(TASK ITEM) Output nothing but the lines from the line with "(14 choose k)²." through the end of the listing below, both ends included.

(EXERCISE MATERIAL)
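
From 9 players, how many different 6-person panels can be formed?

This is C(9,6) = 84.

84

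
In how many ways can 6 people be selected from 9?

This is C(9,6) = 84.

84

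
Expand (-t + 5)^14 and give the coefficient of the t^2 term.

22216796875

The general term is C(14,j)·(-t)^j·(5)^(14-j); the t^2 term has j = 2.
C(14,2) = 91.
Coefficient = C(14,2) · 5^12 = 91 · 244140625 = 22216796875.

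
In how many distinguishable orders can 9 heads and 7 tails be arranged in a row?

Choose positions for the heads: C(16,9) = 11440.

11440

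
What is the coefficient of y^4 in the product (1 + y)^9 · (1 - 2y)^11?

-402

Coefficient of y^4 = Σ_{j} C(9,j)·1^j·C(11,4-j)·(-2)^(4-j) for j from 0 to 4.
= 5280 + (-11880) + 7920 + (-1848) + 126 = -402.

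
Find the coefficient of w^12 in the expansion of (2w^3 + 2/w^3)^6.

General term: C(6,j)·(2w^3)^j·(2/w^3)^(6-j), with w-exponent 3j − 3(6−j) = 6j − 18.
Set 6j − 18 = 12: j = 5.
C(6,5) = 6; 2^5 = 32; 2^1 = 2.
Coefficient = 6 · 32 · 2 = 384.

384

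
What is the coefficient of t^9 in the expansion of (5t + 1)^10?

The general term is C(10,j)·(5t)^j·(1)^(10-j); the t^9 term has j = 9.
C(10,9) = 10.
Coefficient = C(10,9) · 5^9 = 10 · 1953125 = 19531250.

19531250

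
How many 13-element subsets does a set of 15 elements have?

105

C(15,13) = C(15,2) by symmetry.
C(15,2) = (15·14) / 2! = 210 / 2 = 105.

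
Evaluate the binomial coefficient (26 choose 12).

9657700

C(26,12) = (26·25·24·23·22·21·20·19·18·17·16·15) / 12! = 4626053752320000 / 479001600 = 9657700.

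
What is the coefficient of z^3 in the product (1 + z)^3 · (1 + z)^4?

35

(1 + z)^3(1 + z)^4 = (1 + z)^7, so the coefficient of z^3 is C(7,3)·1^3 = 35·1 = 35.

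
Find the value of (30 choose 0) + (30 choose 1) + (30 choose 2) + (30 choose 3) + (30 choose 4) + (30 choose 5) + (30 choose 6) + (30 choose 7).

2804012

1 + 30 + 435 + 4060 + 27405 + 142506 + 593775 + 2035800 = 2804012.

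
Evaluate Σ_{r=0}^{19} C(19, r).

524288

Setting x = 1 in (1+x)^19 gives Σ C(19,r) = 2^19 = 524288.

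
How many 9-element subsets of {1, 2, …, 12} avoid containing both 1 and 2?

100

All 9-subsets: C(12,9) = 220. Those containing both fixed elements: C(10,7) = 120.
220 − 120 = 100.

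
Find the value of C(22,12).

646646

C(22,12) = C(22,10) by symmetry.
C(22,10) = (22·21·20·19·18·17·16·15·14·13) / 10! = 2346549004800 / 3628800 = 646646.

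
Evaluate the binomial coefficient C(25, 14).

C(25,14) = C(25,11) by symmetry.
C(25,11) = (25·24·23·22·21·20·19·18·17·16·15) / 11! = 177925144320000 / 39916800 = 4457400.

4457400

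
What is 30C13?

119759850

C(30,13) = (30·29·28·27·26·25·24·23·22·21·20·19·18) / 13! = 745747076954880000 / 6227020800 = 119759850.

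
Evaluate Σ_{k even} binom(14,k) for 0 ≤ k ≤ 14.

8192

Half of (1+1)^14 + (1−1)^14 gives the even-index sum: 2^13 = 8192.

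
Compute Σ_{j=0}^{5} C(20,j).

1 + 20 + 190 + 1140 + 4845 + 15504 = 21700.

21700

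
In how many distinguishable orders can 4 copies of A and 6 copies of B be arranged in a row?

Choose positions for the A's: C(10,4) = 210.

210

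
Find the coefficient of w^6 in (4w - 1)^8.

114688

The general term is C(8,j)·(4w)^j·(-1)^(8-j); the w^6 term has j = 6.
C(8,6) = 28.
Coefficient = C(8,6) · 4^6 = 28 · 4096 = 114688.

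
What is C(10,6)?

210

C(10,6) = C(10,4) by symmetry.
C(10,4) = (10·9·8·7) / 4! = 5040 / 24 = 210.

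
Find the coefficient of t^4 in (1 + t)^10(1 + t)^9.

3876

Coefficient of t^4 = Σ_{j} C(10,j)·C(9,4-j) for j from 0 to 4.
= 126 + 840 + 1620 + 1080 + 210 = 3876.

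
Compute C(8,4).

70

C(8,4) = (8·7·6·5) / 4! = 1680 / 24 = 70.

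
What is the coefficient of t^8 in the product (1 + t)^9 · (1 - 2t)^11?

Coefficient of t^8 = Σ_{j} C(9,j)·1^j·C(11,8-j)·(-2)^(8-j) for j from 0 to 8.
= 42240 + (-380160) + 1064448 + (-1241856) + 665280 + (-166320) + 18480 + (-792) + 9 = 1329.

1329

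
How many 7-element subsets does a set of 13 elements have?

1716

C(13,7) = C(13,6) by symmetry.
C(13,6) = (13·12·11·10·9·8) / 6! = 1235520 / 720 = 1716.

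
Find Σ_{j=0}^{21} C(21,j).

Setting x = 1 in (1+x)^21 gives Σ C(21,j) = 2^21 = 2097152.

2097152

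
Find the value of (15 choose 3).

455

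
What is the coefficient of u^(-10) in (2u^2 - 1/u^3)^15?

823680

General term: C(15,j)·(2u^2)^j·(-1/u^3)^(15-j), with u-exponent 2j − 3(15−j) = 5j − 45.
Set 5j − 45 = -10: j = 7.
C(15,7) = 6435; 2^7 = 128; (-1)^8 = 1.
Coefficient = 6435 · 128 · 1 = 823680.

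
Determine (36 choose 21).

5567902560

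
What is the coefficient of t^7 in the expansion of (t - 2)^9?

The general term is C(9,j)·(t)^j·(-2)^(9-j); the t^7 term has j = 7.
C(9,7) = 36.
Coefficient = C(9,7) · (-2)^2 = 36 · 4 = 144.

144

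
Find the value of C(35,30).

324632

C(35,30) = C(35,5) by symmetry.
C(35,5) = (35·34·33·32·31) / 5! = 38955840 / 120 = 324632.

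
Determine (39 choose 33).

3262623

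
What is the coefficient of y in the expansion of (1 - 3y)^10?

-30

The general term is C(10,j)·(1)^j·(-3y)^(10-j); the y^1 term has j = 9.
C(10,9) = 10.
Coefficient = C(10,9) · (-3)^1 = 10 · (-3) = -30.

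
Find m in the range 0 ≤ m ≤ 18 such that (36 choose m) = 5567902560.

15

C(36,m) increases on 0 ≤ m ≤ 18. C(36,14) = 3796297200 and C(36,15) = 5567902560, so m = 15.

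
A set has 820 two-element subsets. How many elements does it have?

41

n(n−1)/2 = 820 ⇒ n(n−1) = 1640. Since 41·40 = 1640, n = 41.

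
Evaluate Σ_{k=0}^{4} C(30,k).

1 + 30 + 435 + 4060 + 27405 = 31931.

31931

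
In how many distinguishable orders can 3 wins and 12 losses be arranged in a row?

455

Choose positions for the wins: C(15,3) = 455.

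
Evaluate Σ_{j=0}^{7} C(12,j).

3302

1 + 12 + 66 + 220 + 495 + 792 + 924 + 792 = 3302.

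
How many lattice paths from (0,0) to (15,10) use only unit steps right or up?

Each path is a sequence of 25 steps with 15 rights: C(25,15) = 3268760.

3268760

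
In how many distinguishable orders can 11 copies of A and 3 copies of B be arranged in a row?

Choose positions for the A's: C(14,11) = 364.

364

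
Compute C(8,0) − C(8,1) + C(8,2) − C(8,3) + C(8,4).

35

The partial alternating sum Σ_{k=0}^{4} (−1)^k C(8,k) = (−1)^4 C(7,4) = 35.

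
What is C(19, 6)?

27132

C(19,6) = (19·18·17·16·15·14) / 6! = 19535040 / 720 = 27132.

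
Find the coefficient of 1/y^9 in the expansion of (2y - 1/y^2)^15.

General term: C(15,j)·(2y)^j·(-1/y^2)^(15-j), with y-exponent 1j − 2(15−j) = 3j − 30.
Set 3j − 30 = -9: j = 7.
C(15,7) = 6435; 2^7 = 128; (-1)^8 = 1.
Coefficient = 6435 · 128 · 1 = 823680.

823680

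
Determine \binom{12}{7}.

792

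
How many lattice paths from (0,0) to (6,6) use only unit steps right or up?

924

Each path is a sequence of 12 steps with 6 rights: C(12,6) = 924.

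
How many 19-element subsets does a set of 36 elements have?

8597496600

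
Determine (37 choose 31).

2324784

C(37,31) = C(37,6) by symmetry.
C(37,6) = (37·36·35·34·33·32) / 6! = 1673844480 / 720 = 2324784.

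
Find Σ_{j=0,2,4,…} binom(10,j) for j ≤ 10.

Half of (1+1)^10 + (1−1)^10 gives the even-index sum: 2^9 = 512.

512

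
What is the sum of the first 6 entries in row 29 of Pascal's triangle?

1 + 29 + 406 + 3654 + 23751 + 118755 = 146596.

146596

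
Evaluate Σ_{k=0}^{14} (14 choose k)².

By Vandermonde's identity, Σ C(14,k)² = C(28,14) = 40116600.

40116600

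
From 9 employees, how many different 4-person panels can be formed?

This is C(9,4) = 126.

126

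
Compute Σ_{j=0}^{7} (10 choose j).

1 + 10 + 45 + 120 + 210 + 252 + 210 + 120 = 968.

968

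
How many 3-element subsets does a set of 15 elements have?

C(15,3) = (15·14·13) / 3! = 2730 / 6 = 455.

455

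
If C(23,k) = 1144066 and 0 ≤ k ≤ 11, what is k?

10

C(23,k) increases on 0 ≤ k ≤ 11. C(23,9) = 817190 and C(23,10) = 1144066, so k = 10.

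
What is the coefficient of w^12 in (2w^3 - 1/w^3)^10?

General term: C(10,j)·(2w^3)^j·(-1/w^3)^(10-j), with w-exponent 3j − 3(10−j) = 6j − 30.
Set 6j − 30 = 12: j = 7.
C(10,7) = 120; 2^7 = 128; (-1)^3 = -1.
Coefficient = 120 · 128 · (-1) = -15360.

-15360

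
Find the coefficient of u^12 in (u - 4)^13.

-52

The general term is C(13,j)·(u)^j·(-4)^(13-j); the u^12 term has j = 12.
C(13,12) = 13.
Coefficient = C(13,12) · (-4)^1 = 13 · (-4) = -52.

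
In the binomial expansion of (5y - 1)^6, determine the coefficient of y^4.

The general term is C(6,j)·(5y)^j·(-1)^(6-j); the y^4 term has j = 4.
C(6,4) = 15.
Coefficient = C(6,4) · 5^4 = 15 · 625 = 9375.

9375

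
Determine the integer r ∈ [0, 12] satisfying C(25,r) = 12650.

C(25,r) increases on 0 ≤ r ≤ 12. C(25,3) = 2300 and C(25,4) = 12650, so r = 4.

4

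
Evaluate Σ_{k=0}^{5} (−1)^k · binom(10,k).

-126

The partial alternating sum Σ_{k=0}^{5} (−1)^k C(10,k) = (−1)^5 C(9,5) = -126.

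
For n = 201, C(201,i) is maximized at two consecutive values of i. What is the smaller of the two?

100

For odd n = 201, C(201,i) peaks at i = (n−1)/2 and (n+1)/2; the smaller is 100.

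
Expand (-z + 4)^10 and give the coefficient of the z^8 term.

The general term is C(10,j)·(-z)^j·(4)^(10-j); the z^8 term has j = 8.
C(10,8) = 45.
Coefficient = C(10,8) · 4^2 = 45 · 16 = 720.

720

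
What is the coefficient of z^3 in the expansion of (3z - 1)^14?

-9828

The general term is C(14,j)·(3z)^j·(-1)^(14-j); the z^3 term has j = 3.
C(14,3) = 364.
Coefficient = C(14,3) · 3^3 · (-1)^11 = 364 · 27 · (-1) = -9828.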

(SOLUTION)
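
Evaluate Σ_{k=0}^{14} (14 choose k)².

By Vandermonde's identity, Σ C(14,k)² = C(28,14) = 40116600.

40116600

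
From 9 employees, how many different 4-person panels can be formed?

This is C(9,4) = 126.

126

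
Compute Σ_{j=0}^{7} (10 choose j).

1 + 10 + 45 + 120 + 210 + 252 + 210 + 120 = 968.

968

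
How many 3-element subsets does a set of 15 elements have?

C(15,3) = (15·14·13) / 3! = 2730 / 6 = 455.

455

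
If C(23,k) = 1144066 and 0 ≤ k ≤ 11, what is k?

10

C(23,k) increases on 0 ≤ k ≤ 11. C(23,9) = 817190 and C(23,10) = 1144066, so k = 10.

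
What is the coefficient of w^12 in (2w^3 - 1/w^3)^10?

General term: C(10,j)·(2w^3)^j·(-1/w^3)^(10-j), with w-exponent 3j − 3(10−j) = 6j − 30.
Set 6j − 30 = 12: j = 7.
C(10,7) = 120; 2^7 = 128; (-1)^3 = -1.
Coefficient = 120 · 128 · (-1) = -15360.

-15360

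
Find the coefficient of u^12 in (u - 4)^13.

-52

The general term is C(13,j)·(u)^j·(-4)^(13-j); the u^12 term has j = 12.
C(13,12) = 13.
Coefficient = C(13,12) · (-4)^1 = 13 · (-4) = -52.

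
In the binomial expansion of (5y - 1)^6, determine the coefficient of y^4.

The general term is C(6,j)·(5y)^j·(-1)^(6-j); the y^4 term has j = 4.
C(6,4) = 15.
Coefficient = C(6,4) · 5^4 = 15 · 625 = 9375.

9375

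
Determine the integer r ∈ [0, 12] satisfying C(25,r) = 12650.

C(25,r) increases on 0 ≤ r ≤ 12. C(25,3) = 2300 and C(25,4) = 12650, so r = 4.

4

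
Evaluate Σ_{k=0}^{5} (−1)^k · binom(10,k).

-126

The partial alternating sum Σ_{k=0}^{5} (−1)^k C(10,k) = (−1)^5 C(9,5) = -126.

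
For n = 201, C(201,i) is maximized at two consecutive values of i. What is the smaller of the two?

100

For odd n = 201, C(201,i) peaks at i = (n−1)/2 and (n+1)/2; the smaller is 100.

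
Expand (-z + 4)^10 and give the coefficient of the z^8 term.

The general term is C(10,j)·(-z)^j·(4)^(10-j); the z^8 term has j = 8.
C(10,8) = 45.
Coefficient = C(10,8) · 4^2 = 45 · 16 = 720.

720

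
What is the coefficient of z^3 in the expansion of (3z - 1)^14?

-9828

The general term is C(14,j)·(3z)^j·(-1)^(14-j); the z^3 term has j = 3.
C(14,3) = 364.
Coefficient = C(14,3) · 3^3 · (-1)^11 = 364 · 27 · (-1) = -9828.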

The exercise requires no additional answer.